_Data for this task_

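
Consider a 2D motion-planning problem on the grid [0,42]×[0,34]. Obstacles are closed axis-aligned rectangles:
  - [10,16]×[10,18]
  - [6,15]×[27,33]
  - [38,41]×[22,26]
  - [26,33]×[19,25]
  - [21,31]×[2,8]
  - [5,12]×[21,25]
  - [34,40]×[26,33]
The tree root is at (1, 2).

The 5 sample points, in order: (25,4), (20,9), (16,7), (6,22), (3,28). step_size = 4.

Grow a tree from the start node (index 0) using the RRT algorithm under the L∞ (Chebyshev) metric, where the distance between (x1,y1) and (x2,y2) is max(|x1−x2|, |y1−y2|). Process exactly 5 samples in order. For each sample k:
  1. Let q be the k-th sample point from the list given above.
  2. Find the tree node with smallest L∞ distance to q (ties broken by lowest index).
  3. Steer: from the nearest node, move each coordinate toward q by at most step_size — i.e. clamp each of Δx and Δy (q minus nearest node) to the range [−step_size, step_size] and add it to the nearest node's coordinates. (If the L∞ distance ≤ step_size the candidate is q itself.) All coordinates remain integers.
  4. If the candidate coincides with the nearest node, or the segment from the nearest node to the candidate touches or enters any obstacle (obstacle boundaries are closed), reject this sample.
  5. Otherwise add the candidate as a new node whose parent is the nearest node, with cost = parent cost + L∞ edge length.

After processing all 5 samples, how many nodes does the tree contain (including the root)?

Node count: 6

1. q=(25,4) nearest=0 d=24 new=(5,4) → add node 1 parent=0 cost=4
2. q=(20,9) nearest=1 d=15 new=(9,8) → add node 2 parent=1 cost=8
3. q=(16,7) nearest=2 d=7 new=(13,7) → add node 3 parent=2 cost=12
4. q=(6,22) nearest=2 d=14 new=(6,12) → add node 4 parent=2 cost=12
5. q=(3,28) nearest=4 d=16 new=(3,16) → add node 5 parent=4 cost=16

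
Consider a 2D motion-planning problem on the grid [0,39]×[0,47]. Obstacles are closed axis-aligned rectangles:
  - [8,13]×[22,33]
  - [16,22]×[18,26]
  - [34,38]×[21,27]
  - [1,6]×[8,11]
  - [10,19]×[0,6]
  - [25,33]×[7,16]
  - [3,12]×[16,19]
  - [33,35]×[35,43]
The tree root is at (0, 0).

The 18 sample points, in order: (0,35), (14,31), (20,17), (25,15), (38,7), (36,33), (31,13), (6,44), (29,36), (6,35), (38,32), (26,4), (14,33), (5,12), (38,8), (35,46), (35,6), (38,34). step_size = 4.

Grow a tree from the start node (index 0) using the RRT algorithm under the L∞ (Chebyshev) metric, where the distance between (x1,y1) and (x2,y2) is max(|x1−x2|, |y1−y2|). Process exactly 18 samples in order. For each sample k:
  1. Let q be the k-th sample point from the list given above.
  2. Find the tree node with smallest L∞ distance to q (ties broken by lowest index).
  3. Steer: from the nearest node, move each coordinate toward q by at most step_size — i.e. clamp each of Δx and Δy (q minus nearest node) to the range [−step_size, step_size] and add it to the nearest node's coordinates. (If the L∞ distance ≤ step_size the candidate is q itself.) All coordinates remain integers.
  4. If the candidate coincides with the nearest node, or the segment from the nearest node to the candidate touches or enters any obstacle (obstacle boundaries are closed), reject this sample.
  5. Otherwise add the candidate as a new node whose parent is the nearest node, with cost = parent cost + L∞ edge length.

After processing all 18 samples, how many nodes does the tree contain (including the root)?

Node count: 12

1. q=(0,35) nearest=0 d=35 new=(0,4) → add node 1 parent=0 cost=4
2. q=(14,31) nearest=1 d=27 new=(4,8) → blocked by [1,6]×[8,11], reject
3. q=(20,17) nearest=0 d=20 new=(4,4) → add node 2 parent=0 cost=4
4. q=(25,15) nearest=2 d=21 new=(8,8) → add node 3 parent=2 cost=8
5. q=(38,7) nearest=3 d=30 new=(12,7) → add node 4 parent=3 cost=12
6. q=(36,33) nearest=4 d=26 new=(16,11) → add node 5 parent=4 cost=16
7. q=(31,13) nearest=5 d=15 new=(20,13) → add node 6 parent=5 cost=20
8. q=(6,44) nearest=6 d=31 new=(16,17) → add node 7 parent=6 cost=24
9. q=(29,36) nearest=7 d=19 new=(20,21) → blocked by [16,22]×[18,26], reject
10. q=(6,35) nearest=7 d=18 new=(12,21) → add node 8 parent=7 cost=28
11. q=(38,32) nearest=6 d=19 new=(24,17) → add node 9 parent=6 cost=24
12. q=(26,4) nearest=6 d=9 new=(24,9) → add node 10 parent=6 cost=24
13. q=(14,33) nearest=8 d=12 new=(14,25) → blocked by [8,13]×[22,33], reject
14. q=(5,12) nearest=3 d=4 new=(5,12) → blocked by [1,6]×[8,11], reject
15. q=(38,8) nearest=9 d=14 new=(28,13) → blocked by [25,33]×[7,16], reject
16. q=(35,46) nearest=8 d=25 new=(16,25) → blocked by [8,13]×[22,33], reject
17. q=(35,6) nearest=9 d=11 new=(28,13) → blocked by [25,33]×[7,16], reject
18. q=(38,34) nearest=9 d=17 new=(28,21) → add node 11 parent=9 cost=28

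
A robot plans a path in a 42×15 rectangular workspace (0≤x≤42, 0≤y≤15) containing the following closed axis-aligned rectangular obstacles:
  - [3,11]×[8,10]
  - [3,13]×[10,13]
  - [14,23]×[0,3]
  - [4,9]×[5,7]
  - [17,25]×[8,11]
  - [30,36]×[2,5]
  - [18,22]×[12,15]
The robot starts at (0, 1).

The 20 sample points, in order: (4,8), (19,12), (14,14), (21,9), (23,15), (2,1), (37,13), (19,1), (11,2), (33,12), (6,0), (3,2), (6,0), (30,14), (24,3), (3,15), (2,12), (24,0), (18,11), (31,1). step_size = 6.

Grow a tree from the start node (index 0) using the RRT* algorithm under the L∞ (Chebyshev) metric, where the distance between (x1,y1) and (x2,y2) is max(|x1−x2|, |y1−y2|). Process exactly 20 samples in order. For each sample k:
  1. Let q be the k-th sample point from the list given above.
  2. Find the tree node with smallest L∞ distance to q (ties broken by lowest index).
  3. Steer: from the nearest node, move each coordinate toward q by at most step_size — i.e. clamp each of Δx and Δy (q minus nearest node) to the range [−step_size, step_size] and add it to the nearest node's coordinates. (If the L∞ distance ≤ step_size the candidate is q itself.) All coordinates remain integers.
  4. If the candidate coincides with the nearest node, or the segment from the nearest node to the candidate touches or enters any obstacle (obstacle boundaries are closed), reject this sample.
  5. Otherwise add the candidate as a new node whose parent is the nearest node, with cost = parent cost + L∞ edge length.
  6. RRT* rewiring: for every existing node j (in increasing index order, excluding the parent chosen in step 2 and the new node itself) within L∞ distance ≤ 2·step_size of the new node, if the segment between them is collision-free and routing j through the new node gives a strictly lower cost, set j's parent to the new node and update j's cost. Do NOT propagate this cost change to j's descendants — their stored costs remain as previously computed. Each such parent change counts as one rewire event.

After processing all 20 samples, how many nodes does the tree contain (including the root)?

1. q=(4,8) nearest=0 d=7 new=(4,7) → blocked by [4,9]×[5,7], reject
2. q=(19,12) nearest=0 d=19 new=(6,7) → blocked by [4,9]×[5,7], reject
3. q=(14,14) nearest=0 d=14 new=(6,7) → blocked by [4,9]×[5,7], reject
4. q=(21,9) nearest=0 d=21 new=(6,7) → blocked by [4,9]×[5,7], reject
5. q=(23,15) nearest=0 d=23 new=(6,7) → blocked by [4,9]×[5,7], reject
6. q=(2,1) nearest=0 d=2 new=(2,1) → add node 1 parent=0 cost=2
7. q=(37,13) nearest=1 d=35 new=(8,7) → blocked by [4,9]×[5,7], reject
8. q=(19,1) nearest=1 d=17 new=(8,1) → add node 2 parent=1 cost=8
9. q=(11,2) nearest=2 d=3 new=(11,2) → add node 3 parent=2 cost=11
10. q=(33,12) nearest=3 d=22 new=(17,8) → blocked by [17,25]×[8,11], reject
11. q=(6,0) nearest=2 d=2 new=(6,0) → add node 4 parent=2 cost=10
12. q=(3,2) nearest=1 d=1 new=(3,2) → add node 5 parent=1 cost=3; rewire 4→5 (6<10)
13. q=(6,0) nearest=4 d=0 → coincident, reject
14. q=(30,14) nearest=3 d=19 new=(17,8) → blocked by [17,25]×[8,11], reject
15. q=(24,3) nearest=3 d=13 new=(17,3) → blocked by [14,23]×[0,3], reject
16. q=(3,15) nearest=3 d=13 new=(5,8) → blocked by [3,11]×[8,10], reject
17. q=(2,12) nearest=3 d=10 new=(5,8) → blocked by [3,11]×[8,10], reject
18. q=(24,0) nearest=3 d=13 new=(17,0) → blocked by [14,23]×[0,3], reject
19. q=(18,11) nearest=3 d=9 new=(17,8) → blocked by [17,25]×[8,11], reject
20. q=(31,1) nearest=3 d=20 new=(17,1) → blocked by [14,23]×[0,3], reject

Node count: 6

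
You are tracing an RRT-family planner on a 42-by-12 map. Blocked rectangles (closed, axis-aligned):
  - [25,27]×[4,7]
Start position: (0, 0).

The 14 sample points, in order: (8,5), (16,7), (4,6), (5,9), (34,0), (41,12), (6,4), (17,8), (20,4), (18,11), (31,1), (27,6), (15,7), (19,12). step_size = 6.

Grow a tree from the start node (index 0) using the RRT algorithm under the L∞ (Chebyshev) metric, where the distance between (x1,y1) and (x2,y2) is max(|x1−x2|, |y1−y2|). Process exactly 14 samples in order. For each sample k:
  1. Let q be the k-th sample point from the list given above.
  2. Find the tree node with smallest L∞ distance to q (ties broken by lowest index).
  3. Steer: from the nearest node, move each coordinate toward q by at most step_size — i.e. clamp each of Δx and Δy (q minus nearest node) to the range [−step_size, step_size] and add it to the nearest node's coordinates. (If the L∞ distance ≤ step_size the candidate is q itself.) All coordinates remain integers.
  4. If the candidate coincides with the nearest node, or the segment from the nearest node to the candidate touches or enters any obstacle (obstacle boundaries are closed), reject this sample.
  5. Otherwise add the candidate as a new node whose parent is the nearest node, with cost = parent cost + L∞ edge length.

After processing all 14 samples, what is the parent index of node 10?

Parent of node 10: 8

1. q=(8,5) nearest=0 d=8 new=(6,5) → add node 1 parent=0 cost=6
2. q=(16,7) nearest=1 d=10 new=(12,7) → add node 2 parent=1 cost=12
3. q=(4,6) nearest=1 d=2 new=(4,6) → add node 3 parent=1 cost=8
4. q=(5,9) nearest=3 d=3 new=(5,9) → add node 4 parent=3 cost=11
5. q=(34,0) nearest=2 d=22 new=(18,1) → add node 5 parent=2 cost=18
6. q=(41,12) nearest=5 d=23 new=(24,7) → add node 6 parent=5 cost=24
7. q=(6,4) nearest=1 d=1 new=(6,4) → add node 7 parent=1 cost=7
8. q=(17,8) nearest=2 d=5 new=(17,8) → add node 8 parent=2 cost=17
9. q=(20,4) nearest=5 d=3 new=(20,4) → add node 9 parent=5 cost=21
10. q=(18,11) nearest=8 d=3 new=(18,11) → add node 10 parent=8 cost=20
11. q=(31,1) nearest=6 d=7 new=(30,1) → blocked by [25,27]×[4,7], reject
12. q=(27,6) nearest=6 d=3 new=(27,6) → blocked by [25,27]×[4,7], reject
13. q=(15,7) nearest=8 d=2 new=(15,7) → add node 11 parent=8 cost=19
14. q=(19,12) nearest=10 d=1 new=(19,12) → add node 12 parent=10 cost=21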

_Task goal_
Print again the lines of the entries above that fall between the line holding "- [1,6]×[8,11]" and the line holding "The tree root is at (0, 0).", inclusive, exactly as they stand.

_Result of the exercise_
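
  - [1,6]×[8,11]
  - [10,19]×[0,6]
  - [25,33]×[7,16]
  - [3,12]×[16,19]
  - [33,35]×[35,43]
The tree root is at (0, 0).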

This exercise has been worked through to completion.